What is required:
Before anything else, copy every record below exactly as it stands.

(Source data)
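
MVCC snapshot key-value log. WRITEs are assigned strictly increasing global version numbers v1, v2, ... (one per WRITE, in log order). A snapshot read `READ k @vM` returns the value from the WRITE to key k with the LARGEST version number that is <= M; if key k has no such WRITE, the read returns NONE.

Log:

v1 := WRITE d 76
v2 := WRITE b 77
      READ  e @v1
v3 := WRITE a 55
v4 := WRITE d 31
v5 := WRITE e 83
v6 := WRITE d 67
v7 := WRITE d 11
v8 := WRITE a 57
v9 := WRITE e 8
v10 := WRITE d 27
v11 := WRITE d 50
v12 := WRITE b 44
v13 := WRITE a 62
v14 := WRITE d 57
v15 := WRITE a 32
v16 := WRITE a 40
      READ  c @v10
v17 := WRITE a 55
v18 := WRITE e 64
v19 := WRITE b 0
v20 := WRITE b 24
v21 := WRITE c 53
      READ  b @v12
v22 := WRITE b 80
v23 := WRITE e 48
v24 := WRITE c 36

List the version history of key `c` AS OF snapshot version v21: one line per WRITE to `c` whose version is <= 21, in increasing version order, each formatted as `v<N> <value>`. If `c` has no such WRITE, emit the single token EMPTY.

Answer: v21 53

Derivation:
Scan writes for key=c with version <= 21:
  v1 WRITE d 76 -> skip
  v2 WRITE b 77 -> skip
  v3 WRITE a 55 -> skip
  v4 WRITE d 31 -> skip
  v5 WRITE e 83 -> skip
  v6 WRITE d 67 -> skip
  v7 WRITE d 11 -> skip
  v8 WRITE a 57 -> skip
  v9 WRITE e 8 -> skip
  v10 WRITE d 27 -> skip
  v11 WRITE d 50 -> skip
  v12 WRITE b 44 -> skip
  v13 WRITE a 62 -> skip
  v14 WRITE d 57 -> skip
  v15 WRITE a 32 -> skip
  v16 WRITE a 40 -> skip
  v17 WRITE a 55 -> skip
  v18 WRITE e 64 -> skip
  v19 WRITE b 0 -> skip
  v20 WRITE b 24 -> skip
  v21 WRITE c 53 -> keep
  v22 WRITE b 80 -> skip
  v23 WRITE e 48 -> skip
  v24 WRITE c 36 -> drop (> snap)
Collected: [(21, 53)]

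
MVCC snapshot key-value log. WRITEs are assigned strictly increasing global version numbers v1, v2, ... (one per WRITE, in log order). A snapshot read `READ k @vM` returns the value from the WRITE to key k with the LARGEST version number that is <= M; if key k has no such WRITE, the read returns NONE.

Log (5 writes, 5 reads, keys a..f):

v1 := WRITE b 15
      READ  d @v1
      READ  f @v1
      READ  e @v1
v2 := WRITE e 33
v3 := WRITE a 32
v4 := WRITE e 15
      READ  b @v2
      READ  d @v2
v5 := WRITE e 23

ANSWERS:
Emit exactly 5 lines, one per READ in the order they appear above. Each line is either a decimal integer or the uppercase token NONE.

Answer: NONE
NONE
NONE
15
NONE

Derivation:
v1: WRITE b=15  (b history now [(1, 15)])
READ d @v1: history=[] -> no version <= 1 -> NONE
READ f @v1: history=[] -> no version <= 1 -> NONE
READ e @v1: history=[] -> no version <= 1 -> NONE
v2: WRITE e=33  (e history now [(2, 33)])
v3: WRITE a=32  (a history now [(3, 32)])
v4: WRITE e=15  (e history now [(2, 33), (4, 15)])
READ b @v2: history=[(1, 15)] -> pick v1 -> 15
READ d @v2: history=[] -> no version <= 2 -> NONE
v5: WRITE e=23  (e history now [(2, 33), (4, 15), (5, 23)])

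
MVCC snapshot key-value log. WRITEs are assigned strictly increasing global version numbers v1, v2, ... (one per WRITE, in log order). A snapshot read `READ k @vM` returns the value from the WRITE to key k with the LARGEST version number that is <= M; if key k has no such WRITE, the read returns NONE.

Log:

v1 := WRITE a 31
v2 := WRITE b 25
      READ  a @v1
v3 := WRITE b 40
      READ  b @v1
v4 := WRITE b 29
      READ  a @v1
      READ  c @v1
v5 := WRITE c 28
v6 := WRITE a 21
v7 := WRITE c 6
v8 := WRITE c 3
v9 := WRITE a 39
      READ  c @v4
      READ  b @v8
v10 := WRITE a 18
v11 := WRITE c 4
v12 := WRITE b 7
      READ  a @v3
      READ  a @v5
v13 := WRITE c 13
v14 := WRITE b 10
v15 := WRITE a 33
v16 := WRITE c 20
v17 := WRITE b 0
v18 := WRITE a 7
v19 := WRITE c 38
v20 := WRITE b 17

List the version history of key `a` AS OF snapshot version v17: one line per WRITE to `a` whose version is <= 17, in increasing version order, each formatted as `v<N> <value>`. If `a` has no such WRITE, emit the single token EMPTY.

Scan writes for key=a with version <= 17:
  v1 WRITE a 31 -> keep
  v2 WRITE b 25 -> skip
  v3 WRITE b 40 -> skip
  v4 WRITE b 29 -> skip
  v5 WRITE c 28 -> skip
  v6 WRITE a 21 -> keep
  v7 WRITE c 6 -> skip
  v8 WRITE c 3 -> skip
  v9 WRITE a 39 -> keep
  v10 WRITE a 18 -> keep
  v11 WRITE c 4 -> skip
  v12 WRITE b 7 -> skip
  v13 WRITE c 13 -> skip
  v14 WRITE b 10 -> skip
  v15 WRITE a 33 -> keep
  v16 WRITE c 20 -> skip
  v17 WRITE b 0 -> skip
  v18 WRITE a 7 -> drop (> snap)
  v19 WRITE c 38 -> skip
  v20 WRITE b 17 -> skip
Collected: [(1, 31), (6, 21), (9, 39), (10, 18), (15, 33)]

Answer: v1 31
v6 21
v9 39
v10 18
v15 33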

Task output:
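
MVCC snapshot key-value log. WRITEs are assigned strictly increasing global version numbers v1, v2, ... (one per WRITE, in log order). A snapshot read `READ k @vM` returns the value from the WRITE to key k with the LARGEST version number that is <= M; if key k has no such WRITE, the read returns NONE.

Log:

v1 := WRITE d 76
v2 := WRITE b 77
      READ  e @v1
v3 := WRITE a 55
v4 := WRITE d 31
v5 := WRITE e 83
v6 := WRITE d 67
v7 := WRITE d 11
v8 := WRITE a 57
v9 := WRITE e 8
v10 := WRITE d 27
v11 := WRITE d 50
v12 := WRITE b 44
v13 := WRITE a 62
v14 := WRITE d 57
v15 := WRITE a 32
v16 := WRITE a 40
      READ  c @v10
v17 := WRITE a 55
v18 := WRITE e 64
v19 := WRITE b 0
v20 := WRITE b 24
v21 := WRITE c 53
      READ  b @v12
v22 := WRITE b 80
v23 := WRITE e 48
v24 := WRITE c 36

List the version history of key `c` AS OF snapshot version v21: one line per WRITE to `c` whose version is <= 21, in increasing version order, each formatted as `v<N> <value>`. If `c` has no such WRITE, emit the single token EMPTY.

Answer: v21 53

Derivation:
Scan writes for key=c with version <= 21:
  v1 WRITE d 76 -> skip
  v2 WRITE b 77 -> skip
  v3 WRITE a 55 -> skip
  v4 WRITE d 31 -> skip
  v5 WRITE e 83 -> skip
  v6 WRITE d 67 -> skip
  v7 WRITE d 11 -> skip
  v8 WRITE a 57 -> skip
  v9 WRITE e 8 -> skip
  v10 WRITE d 27 -> skip
  v11 WRITE d 50 -> skip
  v12 WRITE b 44 -> skip
  v13 WRITE a 62 -> skip
  v14 WRITE d 57 -> skip
  v15 WRITE a 32 -> skip
  v16 WRITE a 40 -> skip
  v17 WRITE a 55 -> skip
  v18 WRITE e 64 -> skip
  v19 WRITE b 0 -> skip
  v20 WRITE b 24 -> skip
  v21 WRITE c 53 -> keep
  v22 WRITE b 80 -> skip
  v23 WRITE e 48 -> skip
  v24 WRITE c 36 -> drop (> snap)
Collected: [(21, 53)]

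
MVCC snapshot key-value log. WRITEs are assigned strictly increasing global version numbers v1, v2, ... (one per WRITE, in log order). A snapshot read `READ k @vM` returns the value from the WRITE to key k with the LARGEST version number that is <= M; if key k has no such WRITE, the read returns NONE.

Log (5 writes, 5 reads, keys a..f):

v1 := WRITE b 15
      READ  d @v1
      READ  f @v1
      READ  e @v1
v2 := WRITE e 33
v3 := WRITE a 32
v4 := WRITE e 15
      READ  b @v2
      READ  d @v2
v5 := WRITE e 23

ANSWERS:
Emit exactly 5 lines, one per READ in the order they appear above. Each line is either a decimal integer or the uppercase token NONE.

Answer: NONE
NONE
NONE
15
NONE

Derivation:
v1: WRITE b=15  (b history now [(1, 15)])
READ d @v1: history=[] -> no version <= 1 -> NONE
READ f @v1: history=[] -> no version <= 1 -> NONE
READ e @v1: history=[] -> no version <= 1 -> NONE
v2: WRITE e=33  (e history now [(2, 33)])
v3: WRITE a=32  (a history now [(3, 32)])
v4: WRITE e=15  (e history now [(2, 33), (4, 15)])
READ b @v2: history=[(1, 15)] -> pick v1 -> 15
READ d @v2: history=[] -> no version <= 2 -> NONE
v5: WRITE e=23  (e history now [(2, 33), (4, 15), (5, 23)])

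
MVCC snapshot key-value log. WRITEs are assigned strictly increasing global version numbers v1, v2, ... (one per WRITE, in log order). A snapshot read `READ k @vM` returns the value from the WRITE to key k with the LARGEST version number that is <= M; if key k has no such WRITE, the read returns NONE.

Log:

v1 := WRITE a 31
v2 := WRITE b 25
      READ  a @v1
v3 := WRITE b 40
      READ  b @v1
v4 := WRITE b 29
      READ  a @v1
      READ  c @v1
v5 := WRITE c 28
v6 := WRITE a 21
v7 := WRITE c 6
v8 := WRITE c 3
v9 := WRITE a 39
      READ  c @v4
      READ  b @v8
v10 := WRITE a 18
v11 := WRITE c 4
v12 := WRITE b 7
      READ  a @v3
      READ  a @v5
v13 := WRITE c 13
v14 := WRITE b 10
v15 := WRITE a 33
v16 := WRITE c 20
v17 := WRITE b 0
v18 := WRITE a 7
v19 := WRITE c 38
v20 := WRITE b 17

List the version history of key `a` AS OF snapshot version v17: one line per WRITE to `a` whose version is <= 17, in increasing version order, each formatted as `v<N> <value>`. If `a` has no such WRITE, emit the single token EMPTY.

Scan writes for key=a with version <= 17:
  v1 WRITE a 31 -> keep
  v2 WRITE b 25 -> skip
  v3 WRITE b 40 -> skip
  v4 WRITE b 29 -> skip
  v5 WRITE c 28 -> skip
  v6 WRITE a 21 -> keep
  v7 WRITE c 6 -> skip
  v8 WRITE c 3 -> skip
  v9 WRITE a 39 -> keep
  v10 WRITE a 18 -> keep
  v11 WRITE c 4 -> skip
  v12 WRITE b 7 -> skip
  v13 WRITE c 13 -> skip
  v14 WRITE b 10 -> skip
  v15 WRITE a 33 -> keep
  v16 WRITE c 20 -> skip
  v17 WRITE b 0 -> skip
  v18 WRITE a 7 -> drop (> snap)
  v19 WRITE c 38 -> skip
  v20 WRITE b 17 -> skip
Collected: [(1, 31), (6, 21), (9, 39), (10, 18), (15, 33)]

Answer: v1 31
v6 21
v9 39
v10 18
v15 33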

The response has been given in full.